*** Recorded data ***
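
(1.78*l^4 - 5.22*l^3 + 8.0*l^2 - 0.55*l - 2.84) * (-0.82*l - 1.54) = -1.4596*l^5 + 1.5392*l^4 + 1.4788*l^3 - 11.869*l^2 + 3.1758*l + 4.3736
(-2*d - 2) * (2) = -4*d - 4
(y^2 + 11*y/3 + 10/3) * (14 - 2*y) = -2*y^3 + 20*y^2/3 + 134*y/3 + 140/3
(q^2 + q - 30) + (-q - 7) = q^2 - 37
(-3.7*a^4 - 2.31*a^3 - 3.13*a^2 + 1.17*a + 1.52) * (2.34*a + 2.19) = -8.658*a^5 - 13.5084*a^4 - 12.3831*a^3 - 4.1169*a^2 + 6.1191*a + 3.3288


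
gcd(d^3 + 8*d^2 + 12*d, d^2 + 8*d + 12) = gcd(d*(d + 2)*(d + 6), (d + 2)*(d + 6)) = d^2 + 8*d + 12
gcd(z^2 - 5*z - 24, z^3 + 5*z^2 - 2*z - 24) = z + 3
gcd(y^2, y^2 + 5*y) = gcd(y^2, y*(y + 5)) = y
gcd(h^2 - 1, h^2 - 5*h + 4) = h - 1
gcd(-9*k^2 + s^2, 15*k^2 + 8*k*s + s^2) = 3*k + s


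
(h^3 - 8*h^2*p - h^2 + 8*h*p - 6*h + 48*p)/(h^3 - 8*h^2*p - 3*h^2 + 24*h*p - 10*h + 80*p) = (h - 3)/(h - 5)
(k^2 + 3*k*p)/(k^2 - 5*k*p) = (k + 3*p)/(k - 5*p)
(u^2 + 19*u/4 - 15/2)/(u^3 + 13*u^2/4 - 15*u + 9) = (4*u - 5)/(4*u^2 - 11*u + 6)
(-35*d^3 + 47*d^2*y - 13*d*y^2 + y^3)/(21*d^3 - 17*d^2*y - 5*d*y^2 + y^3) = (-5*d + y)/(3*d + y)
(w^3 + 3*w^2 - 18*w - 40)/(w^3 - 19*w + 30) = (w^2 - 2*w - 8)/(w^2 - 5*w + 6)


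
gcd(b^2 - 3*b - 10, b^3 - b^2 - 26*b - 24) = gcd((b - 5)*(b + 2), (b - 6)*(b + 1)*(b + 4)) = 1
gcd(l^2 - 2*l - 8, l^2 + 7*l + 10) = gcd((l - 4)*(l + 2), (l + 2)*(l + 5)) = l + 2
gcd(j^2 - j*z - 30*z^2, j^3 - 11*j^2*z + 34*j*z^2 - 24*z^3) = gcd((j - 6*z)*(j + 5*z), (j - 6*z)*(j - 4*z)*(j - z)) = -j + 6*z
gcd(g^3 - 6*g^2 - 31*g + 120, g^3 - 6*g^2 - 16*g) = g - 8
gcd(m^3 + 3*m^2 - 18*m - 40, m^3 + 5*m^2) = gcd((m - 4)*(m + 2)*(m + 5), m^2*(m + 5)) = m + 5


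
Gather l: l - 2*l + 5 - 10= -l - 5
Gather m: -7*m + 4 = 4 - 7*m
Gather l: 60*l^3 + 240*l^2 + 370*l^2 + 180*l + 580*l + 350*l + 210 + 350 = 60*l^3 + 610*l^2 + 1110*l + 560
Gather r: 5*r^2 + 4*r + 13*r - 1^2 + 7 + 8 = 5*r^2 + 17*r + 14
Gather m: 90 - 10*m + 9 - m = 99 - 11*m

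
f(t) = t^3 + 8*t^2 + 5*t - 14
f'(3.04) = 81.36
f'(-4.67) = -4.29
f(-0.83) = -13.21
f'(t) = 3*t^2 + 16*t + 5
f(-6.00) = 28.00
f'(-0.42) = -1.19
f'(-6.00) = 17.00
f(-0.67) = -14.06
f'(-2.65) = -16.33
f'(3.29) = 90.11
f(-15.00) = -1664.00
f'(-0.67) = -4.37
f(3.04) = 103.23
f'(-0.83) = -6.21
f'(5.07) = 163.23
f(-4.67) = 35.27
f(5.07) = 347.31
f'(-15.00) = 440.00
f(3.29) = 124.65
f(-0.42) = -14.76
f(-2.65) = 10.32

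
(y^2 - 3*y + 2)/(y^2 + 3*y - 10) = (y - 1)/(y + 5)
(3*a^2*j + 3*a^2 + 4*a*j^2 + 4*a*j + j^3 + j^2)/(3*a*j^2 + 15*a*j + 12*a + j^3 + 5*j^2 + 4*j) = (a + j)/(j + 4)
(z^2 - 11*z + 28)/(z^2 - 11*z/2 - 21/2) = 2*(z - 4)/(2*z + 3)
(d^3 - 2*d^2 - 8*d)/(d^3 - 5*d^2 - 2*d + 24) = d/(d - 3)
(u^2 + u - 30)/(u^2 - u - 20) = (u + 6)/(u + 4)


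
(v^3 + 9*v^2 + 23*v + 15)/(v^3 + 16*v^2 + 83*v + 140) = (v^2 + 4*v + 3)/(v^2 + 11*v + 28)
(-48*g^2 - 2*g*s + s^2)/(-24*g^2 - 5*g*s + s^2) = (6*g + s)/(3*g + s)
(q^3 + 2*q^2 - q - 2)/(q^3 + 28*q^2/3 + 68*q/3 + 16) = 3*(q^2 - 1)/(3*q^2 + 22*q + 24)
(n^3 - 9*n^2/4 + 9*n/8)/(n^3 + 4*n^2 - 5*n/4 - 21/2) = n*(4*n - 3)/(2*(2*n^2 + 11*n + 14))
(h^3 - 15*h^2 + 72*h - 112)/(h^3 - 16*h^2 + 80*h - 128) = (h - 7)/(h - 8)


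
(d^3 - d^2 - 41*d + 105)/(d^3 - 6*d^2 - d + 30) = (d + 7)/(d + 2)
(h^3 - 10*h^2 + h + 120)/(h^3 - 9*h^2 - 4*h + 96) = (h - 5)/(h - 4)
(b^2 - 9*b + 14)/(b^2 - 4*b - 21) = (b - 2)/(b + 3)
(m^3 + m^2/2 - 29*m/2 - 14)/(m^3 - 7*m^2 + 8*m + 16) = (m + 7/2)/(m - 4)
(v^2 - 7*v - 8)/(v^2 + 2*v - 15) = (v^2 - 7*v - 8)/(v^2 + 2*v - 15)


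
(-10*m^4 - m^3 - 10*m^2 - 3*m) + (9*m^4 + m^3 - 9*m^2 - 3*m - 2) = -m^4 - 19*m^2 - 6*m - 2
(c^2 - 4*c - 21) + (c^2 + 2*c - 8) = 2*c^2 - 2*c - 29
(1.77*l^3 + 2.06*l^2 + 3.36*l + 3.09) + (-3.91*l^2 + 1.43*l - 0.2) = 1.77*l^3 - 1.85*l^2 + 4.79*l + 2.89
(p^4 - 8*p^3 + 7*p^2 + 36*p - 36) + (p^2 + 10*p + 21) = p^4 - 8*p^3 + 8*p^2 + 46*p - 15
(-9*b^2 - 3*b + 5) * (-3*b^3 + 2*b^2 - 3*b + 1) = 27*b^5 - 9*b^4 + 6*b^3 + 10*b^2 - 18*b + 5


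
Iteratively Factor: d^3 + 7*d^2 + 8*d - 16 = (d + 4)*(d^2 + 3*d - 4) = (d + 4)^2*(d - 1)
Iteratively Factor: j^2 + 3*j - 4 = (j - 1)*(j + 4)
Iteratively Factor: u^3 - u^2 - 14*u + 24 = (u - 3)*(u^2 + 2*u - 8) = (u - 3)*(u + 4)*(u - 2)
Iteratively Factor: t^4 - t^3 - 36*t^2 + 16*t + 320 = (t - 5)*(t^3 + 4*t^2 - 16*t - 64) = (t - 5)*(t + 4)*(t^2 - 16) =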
***
Line by line, retype all of the entries.

## Response to the task
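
(1.78*l^4 - 5.22*l^3 + 8.0*l^2 - 0.55*l - 2.84) * (-0.82*l - 1.54) = -1.4596*l^5 + 1.5392*l^4 + 1.4788*l^3 - 11.869*l^2 + 3.1758*l + 4.3736
(-2*d - 2) * (2) = -4*d - 4
(y^2 + 11*y/3 + 10/3) * (14 - 2*y) = -2*y^3 + 20*y^2/3 + 134*y/3 + 140/3
(q^2 + q - 30) + (-q - 7) = q^2 - 37
(-3.7*a^4 - 2.31*a^3 - 3.13*a^2 + 1.17*a + 1.52) * (2.34*a + 2.19) = -8.658*a^5 - 13.5084*a^4 - 12.3831*a^3 - 4.1169*a^2 + 6.1191*a + 3.3288


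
gcd(d^3 + 8*d^2 + 12*d, d^2 + 8*d + 12) = gcd(d*(d + 2)*(d + 6), (d + 2)*(d + 6)) = d^2 + 8*d + 12
gcd(z^2 - 5*z - 24, z^3 + 5*z^2 - 2*z - 24) = z + 3
gcd(y^2, y^2 + 5*y) = gcd(y^2, y*(y + 5)) = y
gcd(h^2 - 1, h^2 - 5*h + 4) = h - 1
gcd(-9*k^2 + s^2, 15*k^2 + 8*k*s + s^2) = 3*k + s


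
(h^3 - 8*h^2*p - h^2 + 8*h*p - 6*h + 48*p)/(h^3 - 8*h^2*p - 3*h^2 + 24*h*p - 10*h + 80*p) = (h - 3)/(h - 5)
(k^2 + 3*k*p)/(k^2 - 5*k*p) = (k + 3*p)/(k - 5*p)
(u^2 + 19*u/4 - 15/2)/(u^3 + 13*u^2/4 - 15*u + 9) = (4*u - 5)/(4*u^2 - 11*u + 6)
(-35*d^3 + 47*d^2*y - 13*d*y^2 + y^3)/(21*d^3 - 17*d^2*y - 5*d*y^2 + y^3) = (-5*d + y)/(3*d + y)
(w^3 + 3*w^2 - 18*w - 40)/(w^3 - 19*w + 30) = (w^2 - 2*w - 8)/(w^2 - 5*w + 6)


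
gcd(b^2 - 3*b - 10, b^3 - b^2 - 26*b - 24) = gcd((b - 5)*(b + 2), (b - 6)*(b + 1)*(b + 4)) = 1
gcd(l^2 - 2*l - 8, l^2 + 7*l + 10) = gcd((l - 4)*(l + 2), (l + 2)*(l + 5)) = l + 2
gcd(j^2 - j*z - 30*z^2, j^3 - 11*j^2*z + 34*j*z^2 - 24*z^3) = gcd((j - 6*z)*(j + 5*z), (j - 6*z)*(j - 4*z)*(j - z)) = -j + 6*z
gcd(g^3 - 6*g^2 - 31*g + 120, g^3 - 6*g^2 - 16*g) = g - 8
gcd(m^3 + 3*m^2 - 18*m - 40, m^3 + 5*m^2) = gcd((m - 4)*(m + 2)*(m + 5), m^2*(m + 5)) = m + 5


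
Gather l: l - 2*l + 5 - 10= -l - 5
Gather m: -7*m + 4 = 4 - 7*m
Gather l: 60*l^3 + 240*l^2 + 370*l^2 + 180*l + 580*l + 350*l + 210 + 350 = 60*l^3 + 610*l^2 + 1110*l + 560
Gather r: 5*r^2 + 4*r + 13*r - 1^2 + 7 + 8 = 5*r^2 + 17*r + 14
Gather m: 90 - 10*m + 9 - m = 99 - 11*m

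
f(t) = t^3 + 8*t^2 + 5*t - 14
f'(3.04) = 81.36
f'(-4.67) = -4.29
f(-0.83) = -13.21
f'(t) = 3*t^2 + 16*t + 5
f(-6.00) = 28.00
f'(-0.42) = -1.19
f'(-6.00) = 17.00
f(-0.67) = -14.06
f'(-2.65) = -16.33
f'(3.29) = 90.11
f(-15.00) = -1664.00
f'(-0.67) = -4.37
f(3.04) = 103.23
f'(-0.83) = -6.21
f'(5.07) = 163.23
f(-4.67) = 35.27
f(5.07) = 347.31
f'(-15.00) = 440.00
f(3.29) = 124.65
f(-0.42) = -14.76
f(-2.65) = 10.32

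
(y^2 - 3*y + 2)/(y^2 + 3*y - 10) = (y - 1)/(y + 5)
(3*a^2*j + 3*a^2 + 4*a*j^2 + 4*a*j + j^3 + j^2)/(3*a*j^2 + 15*a*j + 12*a + j^3 + 5*j^2 + 4*j) = (a + j)/(j + 4)
(z^2 - 11*z + 28)/(z^2 - 11*z/2 - 21/2) = 2*(z - 4)/(2*z + 3)
(d^3 - 2*d^2 - 8*d)/(d^3 - 5*d^2 - 2*d + 24) = d/(d - 3)
(u^2 + u - 30)/(u^2 - u - 20) = (u + 6)/(u + 4)


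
(v^3 + 9*v^2 + 23*v + 15)/(v^3 + 16*v^2 + 83*v + 140) = (v^2 + 4*v + 3)/(v^2 + 11*v + 28)
(-48*g^2 - 2*g*s + s^2)/(-24*g^2 - 5*g*s + s^2) = (6*g + s)/(3*g + s)
(q^3 + 2*q^2 - q - 2)/(q^3 + 28*q^2/3 + 68*q/3 + 16) = 3*(q^2 - 1)/(3*q^2 + 22*q + 24)
(n^3 - 9*n^2/4 + 9*n/8)/(n^3 + 4*n^2 - 5*n/4 - 21/2) = n*(4*n - 3)/(2*(2*n^2 + 11*n + 14))
(h^3 - 15*h^2 + 72*h - 112)/(h^3 - 16*h^2 + 80*h - 128) = (h - 7)/(h - 8)


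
(d^3 - d^2 - 41*d + 105)/(d^3 - 6*d^2 - d + 30) = (d + 7)/(d + 2)
(h^3 - 10*h^2 + h + 120)/(h^3 - 9*h^2 - 4*h + 96) = (h - 5)/(h - 4)
(b^2 - 9*b + 14)/(b^2 - 4*b - 21) = (b - 2)/(b + 3)
(m^3 + m^2/2 - 29*m/2 - 14)/(m^3 - 7*m^2 + 8*m + 16) = (m + 7/2)/(m - 4)
(v^2 - 7*v - 8)/(v^2 + 2*v - 15) = (v^2 - 7*v - 8)/(v^2 + 2*v - 15)


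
(-10*m^4 - m^3 - 10*m^2 - 3*m) + (9*m^4 + m^3 - 9*m^2 - 3*m - 2) = -m^4 - 19*m^2 - 6*m - 2
(c^2 - 4*c - 21) + (c^2 + 2*c - 8) = 2*c^2 - 2*c - 29
(1.77*l^3 + 2.06*l^2 + 3.36*l + 3.09) + (-3.91*l^2 + 1.43*l - 0.2) = 1.77*l^3 - 1.85*l^2 + 4.79*l + 2.89
(p^4 - 8*p^3 + 7*p^2 + 36*p - 36) + (p^2 + 10*p + 21) = p^4 - 8*p^3 + 8*p^2 + 46*p - 15
(-9*b^2 - 3*b + 5) * (-3*b^3 + 2*b^2 - 3*b + 1) = 27*b^5 - 9*b^4 + 6*b^3 + 10*b^2 - 18*b + 5


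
Iteratively Factor: d^3 + 7*d^2 + 8*d - 16 = (d + 4)*(d^2 + 3*d - 4) = (d + 4)^2*(d - 1)
Iteratively Factor: j^2 + 3*j - 4 = (j - 1)*(j + 4)
Iteratively Factor: u^3 - u^2 - 14*u + 24 = (u - 3)*(u^2 + 2*u - 8) = (u - 3)*(u + 4)*(u - 2)
Iteratively Factor: t^4 - t^3 - 36*t^2 + 16*t + 320 = (t - 5)*(t^3 + 4*t^2 - 16*t - 64) = (t - 5)*(t + 4)*(t^2 - 16) =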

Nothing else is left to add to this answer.